WHAT YOU HAVE TO DO: Pull every line with "Farid" from the material.

+ + + +

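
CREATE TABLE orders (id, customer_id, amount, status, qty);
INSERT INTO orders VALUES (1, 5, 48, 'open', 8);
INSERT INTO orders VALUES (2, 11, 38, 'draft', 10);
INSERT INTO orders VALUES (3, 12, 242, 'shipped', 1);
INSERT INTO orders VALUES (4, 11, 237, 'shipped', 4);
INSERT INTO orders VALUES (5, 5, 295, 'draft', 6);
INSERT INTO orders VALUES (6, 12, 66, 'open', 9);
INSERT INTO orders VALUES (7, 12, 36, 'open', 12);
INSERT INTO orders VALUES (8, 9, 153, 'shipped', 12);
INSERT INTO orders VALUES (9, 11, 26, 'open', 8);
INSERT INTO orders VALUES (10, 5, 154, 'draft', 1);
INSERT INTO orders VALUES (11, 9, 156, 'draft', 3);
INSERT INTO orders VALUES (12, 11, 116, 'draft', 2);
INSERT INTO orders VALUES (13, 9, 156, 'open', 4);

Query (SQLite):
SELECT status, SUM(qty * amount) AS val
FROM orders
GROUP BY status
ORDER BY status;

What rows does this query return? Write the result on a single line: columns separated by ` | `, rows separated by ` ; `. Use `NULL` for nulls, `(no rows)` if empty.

draft | 3004 ; open | 2242 ; shipped | 3026

For each row compute qty * amount.
Group by status; take SUM of the expression per group.
  draft: ids {2, 5, 10, 11, 12} → SUM(qty * amount)=3004
  open: ids {1, 6, 7, 9, 13} → SUM(qty * amount)=2242
  shipped: ids {3, 4, 8} → SUM(qty * amount)=3026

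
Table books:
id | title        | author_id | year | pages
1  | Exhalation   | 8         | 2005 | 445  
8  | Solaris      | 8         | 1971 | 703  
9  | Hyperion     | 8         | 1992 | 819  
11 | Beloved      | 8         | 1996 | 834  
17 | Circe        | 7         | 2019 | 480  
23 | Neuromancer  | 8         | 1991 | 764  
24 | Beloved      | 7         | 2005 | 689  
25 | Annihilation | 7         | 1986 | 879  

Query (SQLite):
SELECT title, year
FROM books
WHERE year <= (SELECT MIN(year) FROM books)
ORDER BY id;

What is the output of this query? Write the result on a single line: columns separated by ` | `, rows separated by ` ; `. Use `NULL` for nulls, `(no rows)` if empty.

Scalar subquery: MIN(year) over all books rows = 1971.
Keep rows where year <= that value.

Solaris | 1971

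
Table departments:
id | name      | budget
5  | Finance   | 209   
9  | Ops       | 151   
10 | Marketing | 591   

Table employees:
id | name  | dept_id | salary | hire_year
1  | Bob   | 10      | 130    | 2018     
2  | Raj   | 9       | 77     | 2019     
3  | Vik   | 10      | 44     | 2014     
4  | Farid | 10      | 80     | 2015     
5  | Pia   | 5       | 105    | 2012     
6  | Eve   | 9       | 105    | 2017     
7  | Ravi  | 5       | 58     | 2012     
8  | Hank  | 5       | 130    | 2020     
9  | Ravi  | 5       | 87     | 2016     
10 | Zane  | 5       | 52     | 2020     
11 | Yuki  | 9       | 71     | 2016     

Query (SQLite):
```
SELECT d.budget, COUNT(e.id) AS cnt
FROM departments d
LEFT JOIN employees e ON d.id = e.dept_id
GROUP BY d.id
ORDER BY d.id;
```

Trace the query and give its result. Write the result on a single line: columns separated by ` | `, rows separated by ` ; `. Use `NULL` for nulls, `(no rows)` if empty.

LEFT JOIN keeps every departments row; unmatched ones get NULL for employees columns.
Group by departments.id and compute COUNT(e.id). COUNT(col) of an all-NULL group is 0.
  5: ids {5, 7, 8, 9, 10} → COUNT(e.id)=5
  9: ids {2, 6, 11} → COUNT(e.id)=3
  10: ids {1, 3, 4} → COUNT(e.id)=3

209 | 5 ; 151 | 3 ; 591 | 3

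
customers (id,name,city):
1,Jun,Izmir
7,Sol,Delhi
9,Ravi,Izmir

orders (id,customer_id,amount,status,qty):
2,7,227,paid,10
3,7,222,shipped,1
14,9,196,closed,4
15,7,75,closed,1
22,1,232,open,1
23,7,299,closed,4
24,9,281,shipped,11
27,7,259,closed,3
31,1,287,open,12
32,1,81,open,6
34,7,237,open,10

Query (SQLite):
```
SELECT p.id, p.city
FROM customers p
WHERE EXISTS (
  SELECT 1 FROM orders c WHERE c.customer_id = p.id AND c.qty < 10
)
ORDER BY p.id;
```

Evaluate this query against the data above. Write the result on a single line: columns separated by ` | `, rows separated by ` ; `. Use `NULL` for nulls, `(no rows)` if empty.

For each customers row, check whether any orders with matching customer_id has qty < 10.
Keep rows where that is true.

1 | Izmir ; 7 | Delhi ; 9 | Izmir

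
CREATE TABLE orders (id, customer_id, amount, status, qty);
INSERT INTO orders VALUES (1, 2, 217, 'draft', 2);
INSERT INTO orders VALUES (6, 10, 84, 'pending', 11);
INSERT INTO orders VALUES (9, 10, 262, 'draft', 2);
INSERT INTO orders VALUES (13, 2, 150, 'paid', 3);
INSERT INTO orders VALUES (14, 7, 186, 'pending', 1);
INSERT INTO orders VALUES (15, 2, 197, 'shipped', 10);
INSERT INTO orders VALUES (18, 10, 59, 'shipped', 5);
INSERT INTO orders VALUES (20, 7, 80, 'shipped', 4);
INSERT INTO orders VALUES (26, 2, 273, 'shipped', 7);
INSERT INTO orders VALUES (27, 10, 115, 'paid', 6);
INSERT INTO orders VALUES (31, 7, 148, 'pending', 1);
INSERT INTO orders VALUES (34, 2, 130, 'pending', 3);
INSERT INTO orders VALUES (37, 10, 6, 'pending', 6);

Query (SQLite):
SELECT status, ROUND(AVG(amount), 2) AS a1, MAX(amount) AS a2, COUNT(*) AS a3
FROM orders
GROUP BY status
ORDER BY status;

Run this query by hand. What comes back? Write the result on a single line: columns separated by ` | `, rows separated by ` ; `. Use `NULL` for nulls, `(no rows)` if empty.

Group orders by status.
Per group compute: ROUND(AVG(amount), 2), MAX(amount), COUNT(*).
  draft: ids {1, 9} → ROUND(AVG(amount), 2)=239.5, MAX(amount)=262, COUNT(*)=2
  paid: ids {13, 27} → ROUND(AVG(amount), 2)=132.5, MAX(amount)=150, COUNT(*)=2
  pending: ids {6, 14, 31, 34, 37} → ROUND(AVG(amount), 2)=110.8, MAX(amount)=186, COUNT(*)=5
  shipped: ids {15, 18, 20, 26} → ROUND(AVG(amount), 2)=152.25, MAX(amount)=273, COUNT(*)=4

draft | 239.5 | 262 | 2 ; paid | 132.5 | 150 | 2 ; pending | 110.8 | 186 | 5 ; shipped | 152.25 | 273 | 4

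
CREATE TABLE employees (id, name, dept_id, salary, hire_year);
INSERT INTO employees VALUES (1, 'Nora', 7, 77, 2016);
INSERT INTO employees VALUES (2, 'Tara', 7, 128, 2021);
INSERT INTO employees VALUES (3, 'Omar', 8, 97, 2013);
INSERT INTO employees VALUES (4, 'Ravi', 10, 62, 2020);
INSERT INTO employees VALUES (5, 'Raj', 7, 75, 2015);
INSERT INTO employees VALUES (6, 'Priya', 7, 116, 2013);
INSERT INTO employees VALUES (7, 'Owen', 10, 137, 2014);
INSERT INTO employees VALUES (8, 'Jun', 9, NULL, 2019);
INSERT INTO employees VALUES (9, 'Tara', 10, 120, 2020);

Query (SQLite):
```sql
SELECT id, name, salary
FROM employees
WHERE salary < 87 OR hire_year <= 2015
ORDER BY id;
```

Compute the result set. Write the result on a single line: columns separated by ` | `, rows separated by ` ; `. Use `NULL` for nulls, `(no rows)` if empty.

salary < 87: ids {1, 4, 5}
hire_year <= 2015: ids {3, 5, 6, 7}
Combine with OR.

1 | Nora | 77 ; 3 | Omar | 97 ; 4 | Ravi | 62 ; 5 | Raj | 75 ; 6 | Priya | 116 ; 7 | Owen | 137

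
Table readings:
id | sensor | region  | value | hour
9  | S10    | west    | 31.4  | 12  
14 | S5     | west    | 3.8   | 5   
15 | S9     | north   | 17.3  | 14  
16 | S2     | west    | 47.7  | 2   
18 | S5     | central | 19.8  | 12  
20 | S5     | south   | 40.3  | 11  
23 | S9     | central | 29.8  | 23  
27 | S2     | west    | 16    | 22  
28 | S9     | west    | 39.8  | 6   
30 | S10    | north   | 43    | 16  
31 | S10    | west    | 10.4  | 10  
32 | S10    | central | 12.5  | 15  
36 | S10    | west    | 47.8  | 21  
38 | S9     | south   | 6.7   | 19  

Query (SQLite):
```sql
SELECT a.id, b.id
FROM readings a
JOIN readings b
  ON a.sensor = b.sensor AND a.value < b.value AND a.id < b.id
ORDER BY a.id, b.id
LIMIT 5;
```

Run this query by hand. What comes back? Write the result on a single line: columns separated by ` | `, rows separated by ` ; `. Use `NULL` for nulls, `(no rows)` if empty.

Pairs (a,b) with same sensor, a.value < b.value, a.id < b.id.
sensor groups: S10:{9,30,31,32,36} S2:{16,27} S5:{14,18,20} S9:{15,23,28,38}
Ordered by (a.id, b.id); first 5.

9 | 30 ; 9 | 36 ; 14 | 18 ; 14 | 20 ; 15 | 23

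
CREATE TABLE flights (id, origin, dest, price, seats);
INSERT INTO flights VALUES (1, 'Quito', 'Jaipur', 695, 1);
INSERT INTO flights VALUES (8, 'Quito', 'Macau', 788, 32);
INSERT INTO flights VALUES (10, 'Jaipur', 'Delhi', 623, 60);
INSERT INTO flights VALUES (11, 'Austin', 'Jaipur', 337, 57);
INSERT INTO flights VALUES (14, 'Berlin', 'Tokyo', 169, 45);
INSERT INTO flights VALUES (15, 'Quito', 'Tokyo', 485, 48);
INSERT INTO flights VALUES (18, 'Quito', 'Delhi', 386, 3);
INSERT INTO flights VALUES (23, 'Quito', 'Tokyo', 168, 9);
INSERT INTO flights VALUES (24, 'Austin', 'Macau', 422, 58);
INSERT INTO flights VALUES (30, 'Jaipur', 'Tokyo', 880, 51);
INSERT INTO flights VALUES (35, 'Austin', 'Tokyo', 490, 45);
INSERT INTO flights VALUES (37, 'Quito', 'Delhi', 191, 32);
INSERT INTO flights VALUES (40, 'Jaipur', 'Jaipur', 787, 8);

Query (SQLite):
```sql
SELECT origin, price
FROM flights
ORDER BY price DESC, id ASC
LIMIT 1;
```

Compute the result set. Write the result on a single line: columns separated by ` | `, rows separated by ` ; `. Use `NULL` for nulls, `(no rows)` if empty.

Jaipur | 880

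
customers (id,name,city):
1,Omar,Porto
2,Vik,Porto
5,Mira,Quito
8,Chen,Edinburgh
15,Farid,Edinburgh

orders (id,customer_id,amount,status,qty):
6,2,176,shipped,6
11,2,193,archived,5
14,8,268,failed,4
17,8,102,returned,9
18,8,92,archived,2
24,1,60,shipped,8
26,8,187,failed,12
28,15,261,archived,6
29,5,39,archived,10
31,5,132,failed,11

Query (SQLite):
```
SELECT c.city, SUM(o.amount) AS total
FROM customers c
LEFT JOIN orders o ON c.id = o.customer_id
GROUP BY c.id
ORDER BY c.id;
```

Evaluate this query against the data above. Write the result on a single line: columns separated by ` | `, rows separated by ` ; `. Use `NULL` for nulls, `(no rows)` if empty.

Porto | 60 ; Porto | 369 ; Quito | 171 ; Edinburgh | 649 ; Edinburgh | 261

LEFT JOIN keeps every customers row; unmatched ones get NULL for orders columns.
Group by customers.id and compute SUM(o.amount). SUM over an all-NULL group is NULL.
  1: ids {24} → SUM(o.amount)=60
  2: ids {6, 11} → SUM(o.amount)=369
  5: ids {29, 31} → SUM(o.amount)=171
  8: ids {14, 17, 18, 26} → SUM(o.amount)=649
  15: ids {28} → SUM(o.amount)=261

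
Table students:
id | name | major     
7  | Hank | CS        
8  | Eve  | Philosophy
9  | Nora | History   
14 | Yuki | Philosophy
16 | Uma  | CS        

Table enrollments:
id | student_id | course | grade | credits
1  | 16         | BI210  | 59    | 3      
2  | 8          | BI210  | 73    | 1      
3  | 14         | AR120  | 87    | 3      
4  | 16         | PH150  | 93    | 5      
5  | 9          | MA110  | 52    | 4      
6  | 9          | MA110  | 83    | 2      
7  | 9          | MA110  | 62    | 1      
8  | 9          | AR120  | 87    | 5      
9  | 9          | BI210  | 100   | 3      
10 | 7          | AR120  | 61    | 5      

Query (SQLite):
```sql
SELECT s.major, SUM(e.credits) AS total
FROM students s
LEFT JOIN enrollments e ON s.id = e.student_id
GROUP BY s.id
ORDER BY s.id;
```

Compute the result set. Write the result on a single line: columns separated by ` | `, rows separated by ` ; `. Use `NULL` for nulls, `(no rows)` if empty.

CS | 5 ; Philosophy | 1 ; History | 15 ; Philosophy | 3 ; CS | 8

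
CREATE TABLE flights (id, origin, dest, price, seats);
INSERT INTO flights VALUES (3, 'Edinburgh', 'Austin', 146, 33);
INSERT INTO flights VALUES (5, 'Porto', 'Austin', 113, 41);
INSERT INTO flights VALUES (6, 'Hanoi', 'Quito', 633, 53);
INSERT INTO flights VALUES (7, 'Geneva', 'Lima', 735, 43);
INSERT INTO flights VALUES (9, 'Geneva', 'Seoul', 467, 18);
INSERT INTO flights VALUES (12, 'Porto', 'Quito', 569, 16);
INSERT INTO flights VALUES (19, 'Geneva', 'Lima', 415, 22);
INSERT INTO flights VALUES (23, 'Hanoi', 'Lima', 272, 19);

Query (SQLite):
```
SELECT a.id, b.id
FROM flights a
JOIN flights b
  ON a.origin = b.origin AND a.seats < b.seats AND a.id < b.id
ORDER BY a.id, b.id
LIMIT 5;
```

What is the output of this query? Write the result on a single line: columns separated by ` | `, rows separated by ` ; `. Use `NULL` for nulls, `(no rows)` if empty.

Pairs (a,b) with same origin, a.seats < b.seats, a.id < b.id.
origin groups: Edinburgh:{3} Geneva:{7,9,19} Hanoi:{6,23} Porto:{5,12}
Ordered by (a.id, b.id); first 5.

9 | 19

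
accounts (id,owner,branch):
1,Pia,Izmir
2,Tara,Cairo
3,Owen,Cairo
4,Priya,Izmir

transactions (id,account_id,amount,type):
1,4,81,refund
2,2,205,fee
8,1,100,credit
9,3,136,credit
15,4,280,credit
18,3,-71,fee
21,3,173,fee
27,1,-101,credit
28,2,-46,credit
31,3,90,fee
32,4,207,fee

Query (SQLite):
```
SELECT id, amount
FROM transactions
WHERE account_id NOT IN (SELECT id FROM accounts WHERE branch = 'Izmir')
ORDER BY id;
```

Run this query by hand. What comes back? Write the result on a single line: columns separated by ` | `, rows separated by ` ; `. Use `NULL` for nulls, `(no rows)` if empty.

2 | 205 ; 9 | 136 ; 18 | -71 ; 21 | 173 ; 28 | -46 ; 31 | 90

Inner query: accounts.id where branch = 'Izmir'.
Outer: keep transactions rows whose account_id is not in that set.
Inner query → {1, 4}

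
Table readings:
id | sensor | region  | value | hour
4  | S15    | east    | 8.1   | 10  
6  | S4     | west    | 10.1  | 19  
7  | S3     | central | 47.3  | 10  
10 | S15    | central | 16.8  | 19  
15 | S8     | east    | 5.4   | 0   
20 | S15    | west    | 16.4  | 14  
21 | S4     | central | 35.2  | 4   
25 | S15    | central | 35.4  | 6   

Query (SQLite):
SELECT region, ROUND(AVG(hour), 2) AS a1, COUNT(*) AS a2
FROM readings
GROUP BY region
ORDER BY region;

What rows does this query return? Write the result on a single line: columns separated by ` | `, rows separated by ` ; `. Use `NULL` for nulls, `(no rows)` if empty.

Group readings by region.
Per group compute: ROUND(AVG(hour), 2), COUNT(*).
  central: ids {7, 10, 21, 25} → ROUND(AVG(hour), 2)=9.75, COUNT(*)=4
  east: ids {4, 15} → ROUND(AVG(hour), 2)=5, COUNT(*)=2
  west: ids {6, 20} → ROUND(AVG(hour), 2)=16.5, COUNT(*)=2

central | 9.75 | 4 ; east | 5 | 2 ; west | 16.5 | 2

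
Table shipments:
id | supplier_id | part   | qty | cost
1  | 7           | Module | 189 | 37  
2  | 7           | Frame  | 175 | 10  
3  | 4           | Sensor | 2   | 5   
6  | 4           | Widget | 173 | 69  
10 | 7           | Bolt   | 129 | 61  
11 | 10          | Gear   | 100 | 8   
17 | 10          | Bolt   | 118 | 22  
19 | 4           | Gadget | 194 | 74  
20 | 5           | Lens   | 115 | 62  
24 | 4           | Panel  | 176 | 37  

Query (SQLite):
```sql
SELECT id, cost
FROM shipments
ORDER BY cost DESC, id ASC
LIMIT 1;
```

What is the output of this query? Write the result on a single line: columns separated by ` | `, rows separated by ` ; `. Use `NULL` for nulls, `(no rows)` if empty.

Sort by cost desc, tiebreak id asc: (74, id=19), (69, id=6), (62, id=20), (61, id=10) …. Take first 1.

19 | 74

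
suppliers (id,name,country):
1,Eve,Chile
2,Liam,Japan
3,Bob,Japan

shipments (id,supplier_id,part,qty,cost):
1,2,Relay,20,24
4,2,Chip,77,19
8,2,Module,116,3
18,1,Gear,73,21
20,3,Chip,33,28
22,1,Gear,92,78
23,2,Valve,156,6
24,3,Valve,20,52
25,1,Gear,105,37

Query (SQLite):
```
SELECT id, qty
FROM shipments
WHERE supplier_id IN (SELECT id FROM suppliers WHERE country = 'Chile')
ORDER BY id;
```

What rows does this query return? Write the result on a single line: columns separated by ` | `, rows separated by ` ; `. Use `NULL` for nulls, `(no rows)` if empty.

Inner query: suppliers.id where country = 'Chile'.
Outer: keep shipments rows whose supplier_id is in that set.
Inner query → {1}

18 | 73 ; 22 | 92 ; 25 | 105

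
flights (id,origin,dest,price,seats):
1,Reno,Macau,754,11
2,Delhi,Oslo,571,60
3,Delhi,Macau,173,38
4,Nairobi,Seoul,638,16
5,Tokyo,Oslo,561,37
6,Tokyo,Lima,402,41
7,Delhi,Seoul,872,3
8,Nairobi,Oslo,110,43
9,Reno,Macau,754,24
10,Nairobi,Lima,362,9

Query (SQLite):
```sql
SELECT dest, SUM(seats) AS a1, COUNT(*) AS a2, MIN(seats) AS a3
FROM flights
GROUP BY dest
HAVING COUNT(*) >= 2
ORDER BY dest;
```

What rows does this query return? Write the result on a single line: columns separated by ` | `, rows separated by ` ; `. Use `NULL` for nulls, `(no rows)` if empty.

Lima | 50 | 2 | 9 ; Macau | 73 | 3 | 11 ; Oslo | 140 | 3 | 37 ; Seoul | 19 | 2 | 3

Group flights by dest.
Per group compute: SUM(seats), COUNT(*), MIN(seats).
HAVING: drop groups with fewer than 2 rows.
  Lima: ids {6, 10} → SUM(seats)=50, COUNT(*)=2, MIN(seats)=9
  Macau: ids {1, 3, 9} → SUM(seats)=73, COUNT(*)=3, MIN(seats)=11
  Oslo: ids {2, 5, 8} → SUM(seats)=140, COUNT(*)=3, MIN(seats)=37
  Seoul: ids {4, 7} → SUM(seats)=19, COUNT(*)=2, MIN(seats)=3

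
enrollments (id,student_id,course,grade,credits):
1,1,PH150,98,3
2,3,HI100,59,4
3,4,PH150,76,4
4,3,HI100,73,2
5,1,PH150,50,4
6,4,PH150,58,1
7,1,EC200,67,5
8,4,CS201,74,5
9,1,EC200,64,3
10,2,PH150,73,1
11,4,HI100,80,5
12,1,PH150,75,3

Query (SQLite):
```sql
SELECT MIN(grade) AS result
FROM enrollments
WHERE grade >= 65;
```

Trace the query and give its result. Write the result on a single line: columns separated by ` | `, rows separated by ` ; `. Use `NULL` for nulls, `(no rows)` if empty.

Rows where grade >= 65 → grade values: [98, 76, 73, 67, 74, 73, 80, 75].
MIN of non-NULL values = 67.

67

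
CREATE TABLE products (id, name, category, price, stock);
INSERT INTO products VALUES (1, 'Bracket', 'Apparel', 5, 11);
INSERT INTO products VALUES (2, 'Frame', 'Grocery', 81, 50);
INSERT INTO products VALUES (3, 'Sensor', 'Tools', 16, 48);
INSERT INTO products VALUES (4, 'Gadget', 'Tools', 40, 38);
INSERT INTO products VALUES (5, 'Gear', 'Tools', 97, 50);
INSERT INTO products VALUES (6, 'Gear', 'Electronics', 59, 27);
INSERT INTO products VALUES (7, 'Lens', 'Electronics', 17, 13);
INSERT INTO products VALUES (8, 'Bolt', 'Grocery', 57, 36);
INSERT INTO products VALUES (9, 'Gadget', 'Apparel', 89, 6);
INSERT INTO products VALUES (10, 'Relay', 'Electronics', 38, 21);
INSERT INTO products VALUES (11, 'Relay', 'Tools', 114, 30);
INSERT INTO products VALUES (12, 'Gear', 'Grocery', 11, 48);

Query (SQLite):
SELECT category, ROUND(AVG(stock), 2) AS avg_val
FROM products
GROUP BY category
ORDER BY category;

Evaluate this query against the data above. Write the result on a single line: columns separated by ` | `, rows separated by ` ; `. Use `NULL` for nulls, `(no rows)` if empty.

Apparel | 8.5 ; Electronics | 20.33 ; Grocery | 44.67 ; Tools | 41.5

Partition products by category; compute ROUND(AVG(stock), 2) within each group.
  Apparel: ids {1, 9} → ROUND(AVG(stock), 2)=8.5
  Electronics: ids {6, 7, 10} → ROUND(AVG(stock), 2)=20.33
  Grocery: ids {2, 8, 12} → ROUND(AVG(stock), 2)=44.67
  Tools: ids {3, 4, 5, 11} → ROUND(AVG(stock), 2)=41.5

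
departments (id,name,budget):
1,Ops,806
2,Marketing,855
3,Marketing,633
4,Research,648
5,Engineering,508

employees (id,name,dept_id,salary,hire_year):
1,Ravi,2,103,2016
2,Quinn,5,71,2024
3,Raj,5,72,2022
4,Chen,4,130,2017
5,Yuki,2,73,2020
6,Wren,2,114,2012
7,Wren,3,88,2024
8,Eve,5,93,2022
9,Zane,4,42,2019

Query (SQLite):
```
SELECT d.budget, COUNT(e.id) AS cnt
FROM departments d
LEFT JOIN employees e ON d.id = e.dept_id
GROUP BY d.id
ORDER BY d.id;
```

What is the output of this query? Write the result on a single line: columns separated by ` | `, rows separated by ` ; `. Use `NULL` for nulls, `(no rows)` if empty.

806 | 0 ; 855 | 3 ; 633 | 1 ; 648 | 2 ; 508 | 3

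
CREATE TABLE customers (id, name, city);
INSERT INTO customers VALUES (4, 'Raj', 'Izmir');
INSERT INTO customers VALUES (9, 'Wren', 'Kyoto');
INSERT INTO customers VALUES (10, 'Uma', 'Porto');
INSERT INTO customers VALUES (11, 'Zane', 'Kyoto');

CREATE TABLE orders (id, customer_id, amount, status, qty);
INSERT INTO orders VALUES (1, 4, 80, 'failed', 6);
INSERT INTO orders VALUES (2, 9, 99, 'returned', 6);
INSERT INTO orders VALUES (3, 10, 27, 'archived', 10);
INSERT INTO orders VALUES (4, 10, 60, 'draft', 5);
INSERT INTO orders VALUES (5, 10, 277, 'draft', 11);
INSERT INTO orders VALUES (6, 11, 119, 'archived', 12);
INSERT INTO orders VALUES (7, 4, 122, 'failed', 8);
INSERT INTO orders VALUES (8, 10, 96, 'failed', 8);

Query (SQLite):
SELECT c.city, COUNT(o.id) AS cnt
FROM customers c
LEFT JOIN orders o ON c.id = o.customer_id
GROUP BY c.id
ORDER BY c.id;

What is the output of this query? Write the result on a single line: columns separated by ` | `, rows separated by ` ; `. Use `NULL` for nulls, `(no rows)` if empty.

Izmir | 2 ; Kyoto | 1 ; Porto | 4 ; Kyoto | 1

LEFT JOIN keeps every customers row; unmatched ones get NULL for orders columns.
Group by customers.id and compute COUNT(o.id). COUNT(col) of an all-NULL group is 0.
  4: ids {1, 7} → COUNT(o.id)=2
  9: ids {2} → COUNT(o.id)=1
  10: ids {3, 4, 5, 8} → COUNT(o.id)=4
  11: ids {6} → COUNT(o.id)=1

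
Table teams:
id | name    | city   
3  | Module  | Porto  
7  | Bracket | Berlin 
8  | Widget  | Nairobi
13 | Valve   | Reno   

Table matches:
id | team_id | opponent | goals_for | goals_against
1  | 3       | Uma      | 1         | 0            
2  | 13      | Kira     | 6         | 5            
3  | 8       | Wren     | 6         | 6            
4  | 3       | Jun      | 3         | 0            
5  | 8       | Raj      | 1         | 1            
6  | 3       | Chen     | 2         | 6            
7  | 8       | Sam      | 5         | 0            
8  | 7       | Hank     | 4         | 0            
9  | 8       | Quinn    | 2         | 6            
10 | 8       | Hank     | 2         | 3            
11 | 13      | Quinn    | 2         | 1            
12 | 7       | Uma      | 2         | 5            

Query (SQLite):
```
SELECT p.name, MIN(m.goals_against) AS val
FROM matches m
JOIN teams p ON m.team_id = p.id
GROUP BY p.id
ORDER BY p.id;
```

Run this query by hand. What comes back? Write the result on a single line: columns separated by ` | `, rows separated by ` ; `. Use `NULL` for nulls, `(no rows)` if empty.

Module | 0 ; Bracket | 0 ; Widget | 0 ; Valve | 1

Join each matches row to its teams via team_id.
Group joined rows by teams.id; compute MIN(m.goals_against) per group.
  3: ids {1, 4, 6} → MIN(m.goals_against)=0
  7: ids {8, 12} → MIN(m.goals_against)=0
  8: ids {3, 5, 7, 9, 10} → MIN(m.goals_against)=0
  13: ids {2, 11} → MIN(m.goals_against)=1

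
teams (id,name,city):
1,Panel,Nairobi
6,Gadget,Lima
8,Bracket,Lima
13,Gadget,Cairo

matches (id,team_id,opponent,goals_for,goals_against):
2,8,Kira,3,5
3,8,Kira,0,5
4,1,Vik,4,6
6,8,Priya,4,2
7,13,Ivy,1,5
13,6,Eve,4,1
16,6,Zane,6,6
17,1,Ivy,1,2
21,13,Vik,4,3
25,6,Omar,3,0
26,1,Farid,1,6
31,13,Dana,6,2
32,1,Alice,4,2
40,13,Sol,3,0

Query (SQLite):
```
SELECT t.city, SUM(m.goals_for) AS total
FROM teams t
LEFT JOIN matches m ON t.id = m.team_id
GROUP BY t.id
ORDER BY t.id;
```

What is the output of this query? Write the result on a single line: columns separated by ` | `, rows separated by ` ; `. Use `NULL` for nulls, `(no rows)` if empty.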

+ + + +

REPLY:
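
4  | Farid | 10      | 80     | 2015     
15,Farid,Edinburgh
26,1,Farid,1,6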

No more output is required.